* **DATA SHOWN**:

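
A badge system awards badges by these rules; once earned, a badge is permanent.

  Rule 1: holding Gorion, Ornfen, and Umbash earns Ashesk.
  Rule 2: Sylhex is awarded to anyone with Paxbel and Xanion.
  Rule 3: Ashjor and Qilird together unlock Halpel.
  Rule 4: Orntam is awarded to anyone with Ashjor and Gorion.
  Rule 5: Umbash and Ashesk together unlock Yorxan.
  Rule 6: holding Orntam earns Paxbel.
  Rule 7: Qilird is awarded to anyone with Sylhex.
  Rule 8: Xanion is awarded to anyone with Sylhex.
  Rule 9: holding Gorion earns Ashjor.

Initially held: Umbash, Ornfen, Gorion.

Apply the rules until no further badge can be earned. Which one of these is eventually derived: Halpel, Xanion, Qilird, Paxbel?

With Gorion, Ashjor is earned (Rule 9).
With Ashjor and Gorion, Orntam is earned (Rule 4).
With Orntam, Paxbel is earned (Rule 6).
Xanion would need Sylhex (Rule 8), but Sylhex is never earned. Qilird would need Sylhex (Rule 7), but Sylhex is never earned. Halpel would need Ashjor and Qilird (Rule 3), but Qilird is never earned.

Paxbel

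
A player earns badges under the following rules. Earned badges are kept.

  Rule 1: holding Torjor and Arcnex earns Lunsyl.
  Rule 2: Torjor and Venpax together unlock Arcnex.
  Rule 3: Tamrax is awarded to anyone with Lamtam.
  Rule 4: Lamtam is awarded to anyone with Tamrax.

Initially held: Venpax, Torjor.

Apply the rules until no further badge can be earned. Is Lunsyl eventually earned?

With Torjor and Venpax, Arcnex is earned (Rule 2).
With Torjor and Arcnex, Lunsyl is earned (Rule 1).

Yes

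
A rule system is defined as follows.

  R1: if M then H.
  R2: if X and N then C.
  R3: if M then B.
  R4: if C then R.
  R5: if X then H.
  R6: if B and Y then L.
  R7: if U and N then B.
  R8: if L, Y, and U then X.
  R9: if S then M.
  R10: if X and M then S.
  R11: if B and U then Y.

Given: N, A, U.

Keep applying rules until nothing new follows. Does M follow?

M would need S (R9), but S is never established.

No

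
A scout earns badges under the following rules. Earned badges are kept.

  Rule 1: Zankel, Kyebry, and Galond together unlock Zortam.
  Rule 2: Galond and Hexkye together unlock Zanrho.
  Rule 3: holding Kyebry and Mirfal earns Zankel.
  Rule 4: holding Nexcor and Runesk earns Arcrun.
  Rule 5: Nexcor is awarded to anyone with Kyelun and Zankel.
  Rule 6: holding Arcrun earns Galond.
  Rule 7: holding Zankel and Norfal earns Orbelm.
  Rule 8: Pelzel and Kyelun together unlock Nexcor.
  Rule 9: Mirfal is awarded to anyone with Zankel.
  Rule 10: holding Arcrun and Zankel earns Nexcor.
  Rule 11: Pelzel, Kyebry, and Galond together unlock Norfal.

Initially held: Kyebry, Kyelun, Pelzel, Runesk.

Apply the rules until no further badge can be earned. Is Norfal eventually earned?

With Pelzel and Kyelun, Nexcor is earned (Rule 8).
With Nexcor and Runesk, Arcrun is earned (Rule 4).
With Arcrun, Galond is earned (Rule 6).
With Pelzel, Kyebry, and Galond, Norfal is earned (Rule 11).

Yes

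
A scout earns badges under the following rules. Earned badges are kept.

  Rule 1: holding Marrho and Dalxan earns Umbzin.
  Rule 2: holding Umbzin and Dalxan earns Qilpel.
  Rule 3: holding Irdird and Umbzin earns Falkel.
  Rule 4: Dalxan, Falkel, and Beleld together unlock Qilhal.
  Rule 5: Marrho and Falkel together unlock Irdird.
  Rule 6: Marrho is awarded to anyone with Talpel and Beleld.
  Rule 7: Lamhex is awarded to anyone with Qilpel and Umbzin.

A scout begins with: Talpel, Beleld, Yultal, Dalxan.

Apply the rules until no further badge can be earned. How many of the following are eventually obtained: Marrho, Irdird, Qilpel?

2

With Talpel and Beleld, Marrho is earned (Rule 6).
With Marrho and Dalxan, Umbzin is earned (Rule 1).
With Umbzin and Dalxan, Qilpel is earned (Rule 2).
Marrho: reached.
Irdird would need Marrho and Falkel (Rule 5), but Falkel is never earned.
Qilpel: reached.
Reached: Marrho and Qilpel — 2 of the 3.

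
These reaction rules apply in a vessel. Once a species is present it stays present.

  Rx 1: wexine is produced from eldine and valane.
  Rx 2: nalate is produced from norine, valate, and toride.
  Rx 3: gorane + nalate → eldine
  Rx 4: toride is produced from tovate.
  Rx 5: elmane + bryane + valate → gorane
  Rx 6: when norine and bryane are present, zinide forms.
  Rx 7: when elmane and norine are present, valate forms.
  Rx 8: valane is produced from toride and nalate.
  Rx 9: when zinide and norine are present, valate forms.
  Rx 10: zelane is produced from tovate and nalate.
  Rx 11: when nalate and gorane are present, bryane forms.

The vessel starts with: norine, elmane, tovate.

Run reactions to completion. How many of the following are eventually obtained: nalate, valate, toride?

tovate present → toride forms (Rx 4).
elmane and norine present → valate forms (Rx 7).
norine, valate, and toride present → nalate forms (Rx 2).
nalate: reached.
valate: reached.
toride: reached.
All 3 are reached.

3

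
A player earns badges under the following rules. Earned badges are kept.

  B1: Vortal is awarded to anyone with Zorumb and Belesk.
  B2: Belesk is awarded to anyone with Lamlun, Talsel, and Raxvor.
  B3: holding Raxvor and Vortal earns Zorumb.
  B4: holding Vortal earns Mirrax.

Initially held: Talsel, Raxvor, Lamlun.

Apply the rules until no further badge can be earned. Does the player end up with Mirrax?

Mirrax would need Vortal (B4), but Vortal is never earned.

No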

* **WHAT IS REQUIRED**: Only the lines from the beginning of the listing through the line containing "Rule 3: Ashjor" are wanted, each restated word for word.

* **EXERCISE ANSWER**:
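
A badge system awards badges by these rules; once earned, a badge is permanent.

  Rule 1: holding Gorion, Ornfen, and Umbash earns Ashesk.
  Rule 2: Sylhex is awarded to anyone with Paxbel and Xanion.
  Rule 3: Ashjor and Qilird together unlock Halpel.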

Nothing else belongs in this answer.